## ACTIVITY
From the entries that follow, copy every line with the word "rules".

Saved entries
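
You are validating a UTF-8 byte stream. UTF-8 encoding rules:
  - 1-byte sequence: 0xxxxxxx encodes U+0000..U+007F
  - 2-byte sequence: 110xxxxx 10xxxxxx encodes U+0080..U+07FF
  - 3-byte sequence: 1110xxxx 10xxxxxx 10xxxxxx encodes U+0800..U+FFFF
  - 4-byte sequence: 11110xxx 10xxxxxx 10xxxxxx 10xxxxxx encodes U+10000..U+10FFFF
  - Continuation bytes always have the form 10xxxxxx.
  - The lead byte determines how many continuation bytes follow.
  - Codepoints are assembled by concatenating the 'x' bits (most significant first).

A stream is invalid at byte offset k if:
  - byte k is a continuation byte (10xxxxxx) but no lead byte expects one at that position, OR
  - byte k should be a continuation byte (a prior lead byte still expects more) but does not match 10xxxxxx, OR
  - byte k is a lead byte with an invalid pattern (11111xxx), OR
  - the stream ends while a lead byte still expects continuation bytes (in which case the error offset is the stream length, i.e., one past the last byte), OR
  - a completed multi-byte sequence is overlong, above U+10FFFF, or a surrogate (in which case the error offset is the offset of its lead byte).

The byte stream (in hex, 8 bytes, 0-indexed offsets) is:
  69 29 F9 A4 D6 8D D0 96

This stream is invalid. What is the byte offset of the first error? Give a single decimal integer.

Byte[0]=69: 1-byte ASCII. cp=U+0069
Byte[1]=29: 1-byte ASCII. cp=U+0029
Byte[2]=F9: INVALID lead byte (not 0xxx/110x/1110/11110)

Answer: 2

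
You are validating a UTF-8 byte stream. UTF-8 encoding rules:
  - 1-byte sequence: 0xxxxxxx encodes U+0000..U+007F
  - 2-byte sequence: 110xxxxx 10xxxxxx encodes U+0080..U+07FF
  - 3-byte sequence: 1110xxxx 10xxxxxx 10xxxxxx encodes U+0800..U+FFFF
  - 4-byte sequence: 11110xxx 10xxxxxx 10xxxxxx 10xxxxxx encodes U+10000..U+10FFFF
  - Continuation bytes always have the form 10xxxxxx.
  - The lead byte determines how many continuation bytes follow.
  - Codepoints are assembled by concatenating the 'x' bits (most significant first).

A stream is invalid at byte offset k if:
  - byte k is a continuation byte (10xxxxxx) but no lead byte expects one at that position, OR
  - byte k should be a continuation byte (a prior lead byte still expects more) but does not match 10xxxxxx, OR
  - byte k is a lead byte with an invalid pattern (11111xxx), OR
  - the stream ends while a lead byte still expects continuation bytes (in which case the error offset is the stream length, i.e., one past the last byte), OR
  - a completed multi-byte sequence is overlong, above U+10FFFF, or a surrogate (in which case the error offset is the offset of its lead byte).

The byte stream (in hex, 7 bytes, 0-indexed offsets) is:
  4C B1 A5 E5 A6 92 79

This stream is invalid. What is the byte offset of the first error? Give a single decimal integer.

Answer: 1

Derivation:
Byte[0]=4C: 1-byte ASCII. cp=U+004C
Byte[1]=B1: INVALID lead byte (not 0xxx/110x/1110/11110)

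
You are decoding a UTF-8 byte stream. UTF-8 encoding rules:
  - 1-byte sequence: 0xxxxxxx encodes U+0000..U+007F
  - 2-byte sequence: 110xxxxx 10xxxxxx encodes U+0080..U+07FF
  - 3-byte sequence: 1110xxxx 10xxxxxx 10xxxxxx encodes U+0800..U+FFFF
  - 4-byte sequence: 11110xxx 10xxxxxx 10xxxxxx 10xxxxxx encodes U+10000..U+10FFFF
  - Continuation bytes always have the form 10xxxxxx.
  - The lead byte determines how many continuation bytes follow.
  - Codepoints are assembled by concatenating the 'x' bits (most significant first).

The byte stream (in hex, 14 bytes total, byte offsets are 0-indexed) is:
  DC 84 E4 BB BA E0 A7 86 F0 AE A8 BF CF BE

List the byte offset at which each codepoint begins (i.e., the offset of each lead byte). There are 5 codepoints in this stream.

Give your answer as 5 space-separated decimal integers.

Byte[0]=DC: 2-byte lead, need 1 cont bytes. acc=0x1C
Byte[1]=84: continuation. acc=(acc<<6)|0x04=0x704
Completed: cp=U+0704 (starts at byte 0)
Byte[2]=E4: 3-byte lead, need 2 cont bytes. acc=0x4
Byte[3]=BB: continuation. acc=(acc<<6)|0x3B=0x13B
Byte[4]=BA: continuation. acc=(acc<<6)|0x3A=0x4EFA
Completed: cp=U+4EFA (starts at byte 2)
Byte[5]=E0: 3-byte lead, need 2 cont bytes. acc=0x0
Byte[6]=A7: continuation. acc=(acc<<6)|0x27=0x27
Byte[7]=86: continuation. acc=(acc<<6)|0x06=0x9C6
Completed: cp=U+09C6 (starts at byte 5)
Byte[8]=F0: 4-byte lead, need 3 cont bytes. acc=0x0
Byte[9]=AE: continuation. acc=(acc<<6)|0x2E=0x2E
Byte[10]=A8: continuation. acc=(acc<<6)|0x28=0xBA8
Byte[11]=BF: continuation. acc=(acc<<6)|0x3F=0x2EA3F
Completed: cp=U+2EA3F (starts at byte 8)
Byte[12]=CF: 2-byte lead, need 1 cont bytes. acc=0xF
Byte[13]=BE: continuation. acc=(acc<<6)|0x3E=0x3FE
Completed: cp=U+03FE (starts at byte 12)

Answer: 0 2 5 8 12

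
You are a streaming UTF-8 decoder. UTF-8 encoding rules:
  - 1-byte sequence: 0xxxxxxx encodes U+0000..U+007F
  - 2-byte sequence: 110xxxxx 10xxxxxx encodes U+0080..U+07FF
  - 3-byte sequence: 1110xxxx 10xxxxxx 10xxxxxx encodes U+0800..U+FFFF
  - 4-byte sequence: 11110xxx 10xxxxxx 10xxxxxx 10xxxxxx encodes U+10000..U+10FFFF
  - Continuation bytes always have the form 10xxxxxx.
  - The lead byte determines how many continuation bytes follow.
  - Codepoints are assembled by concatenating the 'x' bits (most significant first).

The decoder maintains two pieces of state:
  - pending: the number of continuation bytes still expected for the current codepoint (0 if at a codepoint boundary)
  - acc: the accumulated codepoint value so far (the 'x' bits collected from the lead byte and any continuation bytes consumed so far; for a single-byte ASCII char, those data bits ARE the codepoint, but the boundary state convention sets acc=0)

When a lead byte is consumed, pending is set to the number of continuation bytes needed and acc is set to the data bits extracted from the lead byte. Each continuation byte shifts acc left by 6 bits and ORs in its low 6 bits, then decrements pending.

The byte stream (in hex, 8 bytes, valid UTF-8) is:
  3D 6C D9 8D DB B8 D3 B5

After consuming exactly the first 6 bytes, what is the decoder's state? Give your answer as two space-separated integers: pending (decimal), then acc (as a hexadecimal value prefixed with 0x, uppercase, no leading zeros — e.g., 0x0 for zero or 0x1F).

Answer: 0 0x6F8

Derivation:
Byte[0]=3D: 1-byte. pending=0, acc=0x0
Byte[1]=6C: 1-byte. pending=0, acc=0x0
Byte[2]=D9: 2-byte lead. pending=1, acc=0x19
Byte[3]=8D: continuation. acc=(acc<<6)|0x0D=0x64D, pending=0
Byte[4]=DB: 2-byte lead. pending=1, acc=0x1B
Byte[5]=B8: continuation. acc=(acc<<6)|0x38=0x6F8, pending=0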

## ANSWER FOR THIS EXERCISE
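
You are validating a UTF-8 byte stream. UTF-8 encoding rules:
You are validating a UTF-8 byte stream. UTF-8 encoding rules:
You are decoding a UTF-8 byte stream. UTF-8 encoding rules:
You are a streaming UTF-8 decoder. UTF-8 encoding rules: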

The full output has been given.